* _EXERCISE DESCRIPTION_
What lines in the entries hold the string "atom"? List them.

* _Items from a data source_
- Opening Delimiter -

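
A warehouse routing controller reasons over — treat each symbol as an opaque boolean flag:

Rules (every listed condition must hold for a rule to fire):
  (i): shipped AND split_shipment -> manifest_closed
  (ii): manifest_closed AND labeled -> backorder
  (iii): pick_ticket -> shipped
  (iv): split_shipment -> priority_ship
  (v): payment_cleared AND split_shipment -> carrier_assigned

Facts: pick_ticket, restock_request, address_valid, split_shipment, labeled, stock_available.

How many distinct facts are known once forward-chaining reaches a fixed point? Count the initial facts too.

[1] (iii) [pick_ticket -> shipped]; (iv) [split_shipment -> priority_ship]. ⇒ new: shipped, priority_ship.
[2] (i) [shipped AND split_shipment -> manifest_closed]. ⇒ new: manifest_closed.
[3] (ii) [manifest_closed AND labeled -> backorder]. ⇒ new: backorder.
Closure: {address_valid, backorder, labeled, manifest_closed, pick_ticket, priority_ship, restock_request, shipped, split_shipment, stock_available} — 10 facts.

10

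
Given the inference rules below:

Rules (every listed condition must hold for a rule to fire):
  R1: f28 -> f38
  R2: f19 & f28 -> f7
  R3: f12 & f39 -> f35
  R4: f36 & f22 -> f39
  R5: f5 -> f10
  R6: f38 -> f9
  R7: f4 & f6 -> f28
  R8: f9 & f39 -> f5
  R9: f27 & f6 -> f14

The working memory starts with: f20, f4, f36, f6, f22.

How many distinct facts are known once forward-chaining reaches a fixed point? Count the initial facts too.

Round 1 fires R4, R7, giving f39, f28.
Round 2 fires R1, giving f38.
Round 3 fires R6, giving f9.
Round 4 fires R8, giving f5.
Round 5 fires R5, giving f10.
Closure: {f10, f20, f22, f28, f36, f38, f39, f4, f5, f6, f9} — 11 facts.

11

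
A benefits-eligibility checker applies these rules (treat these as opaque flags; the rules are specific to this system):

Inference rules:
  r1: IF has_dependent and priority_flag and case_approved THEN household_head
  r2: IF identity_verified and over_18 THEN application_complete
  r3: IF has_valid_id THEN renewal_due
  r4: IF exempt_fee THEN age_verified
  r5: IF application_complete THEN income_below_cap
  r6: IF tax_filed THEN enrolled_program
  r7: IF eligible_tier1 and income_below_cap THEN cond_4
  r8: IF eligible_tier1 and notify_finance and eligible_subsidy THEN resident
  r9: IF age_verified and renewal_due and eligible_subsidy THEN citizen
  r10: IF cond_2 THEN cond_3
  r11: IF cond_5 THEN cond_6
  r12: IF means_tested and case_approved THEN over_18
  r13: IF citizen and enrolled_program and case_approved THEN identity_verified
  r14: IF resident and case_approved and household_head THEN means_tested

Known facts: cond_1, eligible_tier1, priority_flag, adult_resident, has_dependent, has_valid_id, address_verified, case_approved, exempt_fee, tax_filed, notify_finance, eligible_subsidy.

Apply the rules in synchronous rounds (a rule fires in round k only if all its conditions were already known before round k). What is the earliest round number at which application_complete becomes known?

Round 1 fires r1, r3, r4, r6, r8, giving household_head, renewal_due, age_verified, enrolled_program, resident.
Round 2 fires r9, r14, giving citizen, means_tested.
Round 3 fires r12, r13, giving over_18, identity_verified.
Round 4 fires r2, giving application_complete.
application_complete first appears in round 4.

4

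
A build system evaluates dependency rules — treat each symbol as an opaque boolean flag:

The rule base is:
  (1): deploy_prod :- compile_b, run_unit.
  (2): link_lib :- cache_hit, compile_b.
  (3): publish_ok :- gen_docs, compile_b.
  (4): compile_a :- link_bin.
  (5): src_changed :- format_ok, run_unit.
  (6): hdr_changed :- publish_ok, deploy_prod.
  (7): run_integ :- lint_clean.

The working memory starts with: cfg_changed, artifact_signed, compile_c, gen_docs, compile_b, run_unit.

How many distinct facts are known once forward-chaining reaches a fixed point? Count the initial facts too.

9

Round 1 — (1), (3), derive deploy_prod, publish_ok.
Round 2 — (6), derive hdr_changed.
Closure: {artifact_signed, cfg_changed, compile_b, compile_c, deploy_prod, gen_docs, hdr_changed, publish_ok, run_unit} — 9 facts.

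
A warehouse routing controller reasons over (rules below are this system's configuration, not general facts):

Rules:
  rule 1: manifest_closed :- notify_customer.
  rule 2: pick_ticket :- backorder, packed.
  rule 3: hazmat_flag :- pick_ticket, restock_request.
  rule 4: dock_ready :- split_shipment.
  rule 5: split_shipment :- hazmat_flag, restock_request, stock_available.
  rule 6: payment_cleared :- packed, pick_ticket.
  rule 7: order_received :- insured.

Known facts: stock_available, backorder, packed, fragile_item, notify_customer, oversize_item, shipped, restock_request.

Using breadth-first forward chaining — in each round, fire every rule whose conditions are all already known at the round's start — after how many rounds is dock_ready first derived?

Round 1: rule 1 [manifest_closed :- notify_customer.]; rule 2 [pick_ticket :- backorder, packed.]. New: manifest_closed, pick_ticket.
Round 2: rule 3 [hazmat_flag :- pick_ticket, restock_request.]; rule 6 [payment_cleared :- packed, pick_ticket.]. New: hazmat_flag, payment_cleared.
Round 3: rule 5 [split_shipment :- hazmat_flag, restock_request, stock_available.]. New: split_shipment.
Round 4: rule 4 [dock_ready :- split_shipment.]. New: dock_ready.
dock_ready first appears in round 4.

4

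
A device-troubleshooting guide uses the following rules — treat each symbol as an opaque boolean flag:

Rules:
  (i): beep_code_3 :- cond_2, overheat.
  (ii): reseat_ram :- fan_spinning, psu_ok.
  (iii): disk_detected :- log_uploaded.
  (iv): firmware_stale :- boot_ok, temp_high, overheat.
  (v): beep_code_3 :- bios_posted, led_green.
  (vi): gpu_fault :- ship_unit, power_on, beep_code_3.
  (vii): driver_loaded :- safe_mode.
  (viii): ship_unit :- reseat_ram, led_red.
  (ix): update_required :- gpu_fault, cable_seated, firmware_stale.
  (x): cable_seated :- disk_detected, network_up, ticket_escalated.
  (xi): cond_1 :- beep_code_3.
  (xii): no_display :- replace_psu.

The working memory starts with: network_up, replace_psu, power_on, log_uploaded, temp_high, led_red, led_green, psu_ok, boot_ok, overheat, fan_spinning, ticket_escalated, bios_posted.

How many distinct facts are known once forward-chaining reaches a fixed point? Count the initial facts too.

23

[1] (ii) [reseat_ram :- fan_spinning, psu_ok.]; (iii) [disk_detected :- log_uploaded.]; (iv) [firmware_stale :- boot_ok, temp_high, overheat.]; (v) [beep_code_3 :- bios_posted, led_green.]; (xii) [no_display :- replace_psu.]. ⇒ new: reseat_ram, disk_detected, firmware_stale, beep_code_3, no_display.
[2] (viii) [ship_unit :- reseat_ram, led_red.]; (x) [cable_seated :- disk_detected, network_up, ticket_escalated.]; (xi) [cond_1 :- beep_code_3.]. ⇒ new: ship_unit, cable_seated, cond_1.
[3] (vi) [gpu_fault :- ship_unit, power_on, beep_code_3.]. ⇒ new: gpu_fault.
[4] (ix) [update_required :- gpu_fault, cable_seated, firmware_stale.]. ⇒ new: update_required.
Closure: {beep_code_3, bios_posted, boot_ok, cable_seated, cond_1, disk_detected, fan_spinning, firmware_stale, gpu_fault, led_green, led_red, log_uploaded, network_up, no_display, overheat, power_on, psu_ok, replace_psu, reseat_ram, ship_unit, temp_high, ticket_escalated, update_required} — 23 facts.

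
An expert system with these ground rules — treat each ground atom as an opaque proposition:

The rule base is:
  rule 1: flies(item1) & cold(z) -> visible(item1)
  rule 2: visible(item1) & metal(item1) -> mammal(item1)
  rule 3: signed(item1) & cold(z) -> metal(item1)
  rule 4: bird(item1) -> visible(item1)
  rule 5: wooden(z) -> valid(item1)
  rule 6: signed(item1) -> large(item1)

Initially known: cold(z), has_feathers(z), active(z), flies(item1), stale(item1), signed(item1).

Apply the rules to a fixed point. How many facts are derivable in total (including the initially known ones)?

Round 1: rule 1 [flies(item1) & cold(z) -> visible(item1)]; rule 3 [signed(item1) & cold(z) -> metal(item1)]; rule 6 [signed(item1) -> large(item1)]. New: visible(item1), metal(item1), large(item1).
Round 2: rule 2 [visible(item1) & metal(item1) -> mammal(item1)]. New: mammal(item1).
Closure: {active(z), cold(z), flies(item1), has_feathers(z), large(item1), mammal(item1), metal(item1), signed(item1), stale(item1), visible(item1)} — 10 facts.

10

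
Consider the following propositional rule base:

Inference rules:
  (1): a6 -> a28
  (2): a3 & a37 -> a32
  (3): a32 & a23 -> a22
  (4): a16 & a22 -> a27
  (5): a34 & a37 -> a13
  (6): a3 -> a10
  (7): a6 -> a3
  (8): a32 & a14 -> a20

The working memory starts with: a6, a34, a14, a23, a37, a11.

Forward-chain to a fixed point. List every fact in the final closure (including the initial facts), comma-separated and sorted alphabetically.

Round 1: (1) [a6 -> a28]; (5) [a34 & a37 -> a13]; (7) [a6 -> a3]. New: a28, a13, a3.
Round 2: (2) [a3 & a37 -> a32]; (6) [a3 -> a10]. New: a32, a10.
Round 3: (3) [a32 & a23 -> a22]; (8) [a32 & a14 -> a20]. New: a22, a20.

a10, a11, a13, a14, a20, a22, a23, a28, a3, a32, a34, a37, a6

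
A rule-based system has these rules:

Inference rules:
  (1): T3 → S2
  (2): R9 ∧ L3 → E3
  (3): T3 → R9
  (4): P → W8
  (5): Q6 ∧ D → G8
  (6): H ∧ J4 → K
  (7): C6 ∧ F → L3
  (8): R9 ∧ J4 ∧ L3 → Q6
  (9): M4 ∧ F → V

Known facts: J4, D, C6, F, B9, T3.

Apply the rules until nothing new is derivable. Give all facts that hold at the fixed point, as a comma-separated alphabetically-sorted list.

B9, C6, D, E3, F, G8, J4, L3, Q6, R9, S2, T3

Round 1 — (1), (3), (7), derive S2, R9, L3.
Round 2 — (2), (8), derive E3, Q6.
Round 3 — (5), derive G8.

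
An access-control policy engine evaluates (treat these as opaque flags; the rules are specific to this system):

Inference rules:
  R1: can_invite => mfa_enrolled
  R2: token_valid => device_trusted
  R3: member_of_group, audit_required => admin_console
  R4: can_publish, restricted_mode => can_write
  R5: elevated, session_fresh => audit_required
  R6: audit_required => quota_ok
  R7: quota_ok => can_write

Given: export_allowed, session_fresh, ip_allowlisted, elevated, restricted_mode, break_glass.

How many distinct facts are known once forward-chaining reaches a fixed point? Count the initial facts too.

9

Round 1 fires R5, giving audit_required.
Round 2 fires R6, giving quota_ok.
Round 3 fires R7, giving can_write.
Closure: {audit_required, break_glass, can_write, elevated, export_allowed, ip_allowlisted, quota_ok, restricted_mode, session_fresh} — 9 facts.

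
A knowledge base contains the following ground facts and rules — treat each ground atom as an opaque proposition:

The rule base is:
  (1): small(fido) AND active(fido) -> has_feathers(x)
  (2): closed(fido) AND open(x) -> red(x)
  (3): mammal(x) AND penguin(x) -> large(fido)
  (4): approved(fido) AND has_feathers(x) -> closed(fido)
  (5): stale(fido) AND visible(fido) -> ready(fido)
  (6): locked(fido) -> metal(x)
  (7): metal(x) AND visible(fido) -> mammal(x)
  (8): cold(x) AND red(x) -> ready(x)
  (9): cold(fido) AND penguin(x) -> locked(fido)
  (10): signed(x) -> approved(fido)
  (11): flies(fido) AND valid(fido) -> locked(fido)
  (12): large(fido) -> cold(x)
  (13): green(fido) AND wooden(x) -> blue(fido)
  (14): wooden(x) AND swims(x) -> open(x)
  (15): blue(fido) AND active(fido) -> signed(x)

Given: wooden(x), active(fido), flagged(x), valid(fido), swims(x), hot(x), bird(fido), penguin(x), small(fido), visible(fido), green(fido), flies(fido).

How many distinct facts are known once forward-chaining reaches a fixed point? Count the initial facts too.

25

[1] (1) [small(fido) AND active(fido) -> has_feathers(x)]; (11) [flies(fido) AND valid(fido) -> locked(fido)]; (13) [green(fido) AND wooden(x) -> blue(fido)]; (14) [wooden(x) AND swims(x) -> open(x)]. ⇒ new: has_feathers(x), locked(fido), blue(fido), open(x).
[2] (6) [locked(fido) -> metal(x)]; (15) [blue(fido) AND active(fido) -> signed(x)]. ⇒ new: metal(x), signed(x).
[3] (7) [metal(x) AND visible(fido) -> mammal(x)]; (10) [signed(x) -> approved(fido)]. ⇒ new: mammal(x), approved(fido).
[4] (3) [mammal(x) AND penguin(x) -> large(fido)]; (4) [approved(fido) AND has_feathers(x) -> closed(fido)]. ⇒ new: large(fido), closed(fido).
[5] (2) [closed(fido) AND open(x) -> red(x)]; (12) [large(fido) -> cold(x)]. ⇒ new: red(x), cold(x).
[6] (8) [cold(x) AND red(x) -> ready(x)]. ⇒ new: ready(x).
Closure: {active(fido), approved(fido), bird(fido), blue(fido), closed(fido), cold(x), flagged(x), flies(fido), green(fido), has_feathers(x), hot(x), large(fido), locked(fido), mammal(x), metal(x), open(x), penguin(x), ready(x), red(x), signed(x), small(fido), swims(x), valid(fido), visible(fido), wooden(x)} — 25 facts.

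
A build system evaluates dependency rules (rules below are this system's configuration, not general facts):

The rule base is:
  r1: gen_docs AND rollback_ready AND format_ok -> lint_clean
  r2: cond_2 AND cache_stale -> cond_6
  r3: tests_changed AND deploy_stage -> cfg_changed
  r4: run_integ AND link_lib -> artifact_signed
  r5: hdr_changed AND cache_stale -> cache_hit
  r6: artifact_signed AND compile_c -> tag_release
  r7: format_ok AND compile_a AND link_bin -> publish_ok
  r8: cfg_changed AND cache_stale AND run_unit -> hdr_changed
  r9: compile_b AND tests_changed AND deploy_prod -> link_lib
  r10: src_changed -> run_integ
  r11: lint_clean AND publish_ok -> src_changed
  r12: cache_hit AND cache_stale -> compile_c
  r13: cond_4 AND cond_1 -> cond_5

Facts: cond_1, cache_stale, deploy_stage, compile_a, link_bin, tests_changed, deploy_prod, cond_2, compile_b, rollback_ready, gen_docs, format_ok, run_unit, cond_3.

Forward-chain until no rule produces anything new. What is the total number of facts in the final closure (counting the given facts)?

26

Round 1: r1 [gen_docs AND rollback_ready AND format_ok -> lint_clean]; r2 [cond_2 AND cache_stale -> cond_6]; r3 [tests_changed AND deploy_stage -> cfg_changed]; r7 [format_ok AND compile_a AND link_bin -> publish_ok]; r9 [compile_b AND tests_changed AND deploy_prod -> link_lib]. Adds lint_clean, cond_6, cfg_changed, publish_ok, link_lib.
Round 2: r8 [cfg_changed AND cache_stale AND run_unit -> hdr_changed]; r11 [lint_clean AND publish_ok -> src_changed]. Adds hdr_changed, src_changed.
Round 3: r5 [hdr_changed AND cache_stale -> cache_hit]; r10 [src_changed -> run_integ]. Adds cache_hit, run_integ.
Round 4: r4 [run_integ AND link_lib -> artifact_signed]; r12 [cache_hit AND cache_stale -> compile_c]. Adds artifact_signed, compile_c.
Round 5: r6 [artifact_signed AND compile_c -> tag_release]. Adds tag_release.
Closure: {artifact_signed, cache_hit, cache_stale, cfg_changed, compile_a, compile_b, compile_c, cond_1, cond_2, cond_3, cond_6, deploy_prod, deploy_stage, format_ok, gen_docs, hdr_changed, link_bin, link_lib, lint_clean, publish_ok, rollback_ready, run_integ, run_unit, src_changed, tag_release, tests_changed} — 26 facts.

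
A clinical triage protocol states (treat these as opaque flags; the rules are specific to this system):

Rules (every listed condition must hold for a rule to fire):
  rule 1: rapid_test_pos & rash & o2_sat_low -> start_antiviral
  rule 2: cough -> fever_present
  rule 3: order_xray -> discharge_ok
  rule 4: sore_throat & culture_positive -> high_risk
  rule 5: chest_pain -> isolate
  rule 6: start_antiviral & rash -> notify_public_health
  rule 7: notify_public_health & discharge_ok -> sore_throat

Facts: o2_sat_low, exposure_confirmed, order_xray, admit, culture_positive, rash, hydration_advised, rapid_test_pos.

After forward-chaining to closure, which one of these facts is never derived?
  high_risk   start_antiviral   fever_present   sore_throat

Round 1 fires rule 1, rule 3, giving start_antiviral, discharge_ok.
Round 2 fires rule 6, giving notify_public_health.
Round 3 fires rule 7, giving sore_throat.
Round 4 fires rule 4, giving high_risk.
Derived: start_antiviral (round 1), sore_throat (round 3), high_risk (round 4). fever_present never appears in any round.

fever_present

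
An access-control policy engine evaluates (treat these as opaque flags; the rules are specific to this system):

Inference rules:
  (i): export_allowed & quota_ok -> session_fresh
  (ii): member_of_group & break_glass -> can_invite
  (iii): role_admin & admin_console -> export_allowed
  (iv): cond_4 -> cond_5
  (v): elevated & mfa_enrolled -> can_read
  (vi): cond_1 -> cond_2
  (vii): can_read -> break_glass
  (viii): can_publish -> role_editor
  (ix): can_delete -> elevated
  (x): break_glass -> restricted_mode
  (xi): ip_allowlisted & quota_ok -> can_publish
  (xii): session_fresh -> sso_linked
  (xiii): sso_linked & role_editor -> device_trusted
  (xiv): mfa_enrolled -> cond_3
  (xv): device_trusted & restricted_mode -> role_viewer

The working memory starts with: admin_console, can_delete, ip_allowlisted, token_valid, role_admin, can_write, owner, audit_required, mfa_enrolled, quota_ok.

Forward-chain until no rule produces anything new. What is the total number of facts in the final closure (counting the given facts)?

Round 1 fires (iii), (ix), (xi), (xiv), giving export_allowed, elevated, can_publish, cond_3.
Round 2 fires (i), (v), (viii), giving session_fresh, can_read, role_editor.
Round 3 fires (vii), (xii), giving break_glass, sso_linked.
Round 4 fires (x), (xiii), giving restricted_mode, device_trusted.
Round 5 fires (xv), giving role_viewer.
Closure: {admin_console, audit_required, break_glass, can_delete, can_publish, can_read, can_write, cond_3, device_trusted, elevated, export_allowed, ip_allowlisted, mfa_enrolled, owner, quota_ok, restricted_mode, role_admin, role_editor, role_viewer, session_fresh, sso_linked, token_valid} — 22 facts.

22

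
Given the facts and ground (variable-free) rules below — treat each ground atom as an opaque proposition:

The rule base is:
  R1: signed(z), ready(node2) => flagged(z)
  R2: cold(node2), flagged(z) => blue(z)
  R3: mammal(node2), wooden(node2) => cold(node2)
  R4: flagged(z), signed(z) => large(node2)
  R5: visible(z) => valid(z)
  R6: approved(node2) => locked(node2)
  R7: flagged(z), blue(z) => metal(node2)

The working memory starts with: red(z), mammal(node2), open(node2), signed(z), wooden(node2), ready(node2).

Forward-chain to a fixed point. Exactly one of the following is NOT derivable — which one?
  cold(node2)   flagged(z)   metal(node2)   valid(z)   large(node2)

valid(z)

Round 1 — R1, R3, derive flagged(z), cold(node2).
Round 2 — R2, R4, derive blue(z), large(node2).
Round 3 — R7, derive metal(node2).
Derived: metal(node2) (round 3), large(node2) (round 2), cold(node2) (round 1), flagged(z) (round 1). valid(z) never appears in any round.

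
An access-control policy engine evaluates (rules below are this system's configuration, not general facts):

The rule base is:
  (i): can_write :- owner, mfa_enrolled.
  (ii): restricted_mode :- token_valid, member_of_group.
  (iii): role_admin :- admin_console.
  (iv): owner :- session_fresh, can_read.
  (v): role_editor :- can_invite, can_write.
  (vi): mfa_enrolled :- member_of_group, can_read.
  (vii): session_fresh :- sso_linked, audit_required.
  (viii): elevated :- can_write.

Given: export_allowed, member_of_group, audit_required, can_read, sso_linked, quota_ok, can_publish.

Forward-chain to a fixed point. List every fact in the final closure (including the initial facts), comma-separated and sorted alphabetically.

audit_required, can_publish, can_read, can_write, elevated, export_allowed, member_of_group, mfa_enrolled, owner, quota_ok, session_fresh, sso_linked

[1] (vi) [mfa_enrolled :- member_of_group, can_read.]; (vii) [session_fresh :- sso_linked, audit_required.]. ⇒ new: mfa_enrolled, session_fresh.
[2] (iv) [owner :- session_fresh, can_read.]. ⇒ new: owner.
[3] (i) [can_write :- owner, mfa_enrolled.]. ⇒ new: can_write.
[4] (viii) [elevated :- can_write.]. ⇒ new: elevated.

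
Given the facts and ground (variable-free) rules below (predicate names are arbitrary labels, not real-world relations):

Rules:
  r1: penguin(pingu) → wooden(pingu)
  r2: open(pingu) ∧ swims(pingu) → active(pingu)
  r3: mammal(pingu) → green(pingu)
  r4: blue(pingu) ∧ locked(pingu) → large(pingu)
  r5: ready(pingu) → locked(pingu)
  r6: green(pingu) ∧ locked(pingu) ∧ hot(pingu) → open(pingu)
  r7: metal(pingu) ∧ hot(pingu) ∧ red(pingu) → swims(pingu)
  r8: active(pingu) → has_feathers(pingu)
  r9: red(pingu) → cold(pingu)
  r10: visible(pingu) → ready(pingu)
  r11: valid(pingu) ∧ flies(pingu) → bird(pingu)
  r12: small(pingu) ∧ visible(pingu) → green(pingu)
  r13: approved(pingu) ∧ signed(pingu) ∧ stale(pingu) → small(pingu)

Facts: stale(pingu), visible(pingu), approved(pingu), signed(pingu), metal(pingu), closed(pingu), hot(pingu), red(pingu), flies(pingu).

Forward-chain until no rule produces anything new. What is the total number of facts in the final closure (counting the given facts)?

18

Round 1 fires r7, r9, r10, r13, giving swims(pingu), cold(pingu), ready(pingu), small(pingu).
Round 2 fires r5, r12, giving locked(pingu), green(pingu).
Round 3 fires r6, giving open(pingu).
Round 4 fires r2, giving active(pingu).
Round 5 fires r8, giving has_feathers(pingu).
Closure: {active(pingu), approved(pingu), closed(pingu), cold(pingu), flies(pingu), green(pingu), has_feathers(pingu), hot(pingu), locked(pingu), metal(pingu), open(pingu), ready(pingu), red(pingu), signed(pingu), small(pingu), stale(pingu), swims(pingu), visible(pingu)} — 18 facts.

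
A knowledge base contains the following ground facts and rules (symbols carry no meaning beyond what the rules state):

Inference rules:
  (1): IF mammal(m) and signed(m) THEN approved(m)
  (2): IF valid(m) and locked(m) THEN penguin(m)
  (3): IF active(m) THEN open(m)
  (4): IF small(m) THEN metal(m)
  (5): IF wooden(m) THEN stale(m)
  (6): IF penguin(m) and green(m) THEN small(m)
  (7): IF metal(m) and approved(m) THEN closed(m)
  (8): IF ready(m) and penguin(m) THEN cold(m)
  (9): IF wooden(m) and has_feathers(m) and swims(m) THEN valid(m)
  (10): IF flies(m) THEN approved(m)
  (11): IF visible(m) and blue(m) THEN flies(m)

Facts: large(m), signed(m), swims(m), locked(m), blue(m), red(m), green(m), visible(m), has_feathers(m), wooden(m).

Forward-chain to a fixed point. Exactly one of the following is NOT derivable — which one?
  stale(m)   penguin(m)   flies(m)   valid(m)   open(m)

Round 1: (5) [IF wooden(m) THEN stale(m)]; (9) [IF wooden(m) and has_feathers(m) and swims(m) THEN valid(m)]; (11) [IF visible(m) and blue(m) THEN flies(m)]. New: stale(m), valid(m), flies(m).
Round 2: (2) [IF valid(m) and locked(m) THEN penguin(m)]; (10) [IF flies(m) THEN approved(m)]. New: penguin(m), approved(m).
Round 3: (6) [IF penguin(m) and green(m) THEN small(m)]. New: small(m).
Round 4: (4) [IF small(m) THEN metal(m)]. New: metal(m).
Round 5: (7) [IF metal(m) and approved(m) THEN closed(m)]. New: closed(m).
Derived: stale(m) (round 1), flies(m) (round 1), penguin(m) (round 2), valid(m) (round 1). open(m) never appears in any round.

open(m)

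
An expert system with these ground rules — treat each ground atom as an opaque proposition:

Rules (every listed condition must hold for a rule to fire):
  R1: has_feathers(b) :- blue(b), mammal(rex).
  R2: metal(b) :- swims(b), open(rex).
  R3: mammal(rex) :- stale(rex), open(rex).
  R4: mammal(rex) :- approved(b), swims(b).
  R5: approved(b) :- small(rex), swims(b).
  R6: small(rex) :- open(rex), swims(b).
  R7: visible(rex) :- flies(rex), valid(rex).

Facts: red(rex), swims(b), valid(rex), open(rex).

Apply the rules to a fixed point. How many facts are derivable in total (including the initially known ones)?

8

Round 1: R2 [metal(b) :- swims(b), open(rex).]; R6 [small(rex) :- open(rex), swims(b).]. New: metal(b), small(rex).
Round 2: R5 [approved(b) :- small(rex), swims(b).]. New: approved(b).
Round 3: R4 [mammal(rex) :- approved(b), swims(b).]. New: mammal(rex).
Closure: {approved(b), mammal(rex), metal(b), open(rex), red(rex), small(rex), swims(b), valid(rex)} — 8 facts.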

- Closing Delimiter -

* _ANSWER FOR THE TASK_
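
An expert system with these ground rules — treat each ground atom as an opaque proposition:
A knowledge base contains the following ground facts and rules — treat each ground atom as an opaque proposition:
Given the facts and ground (variable-free) rules below — treat each ground atom as an opaque proposition:
An expert system with these ground rules — treat each ground atom as an opaque proposition: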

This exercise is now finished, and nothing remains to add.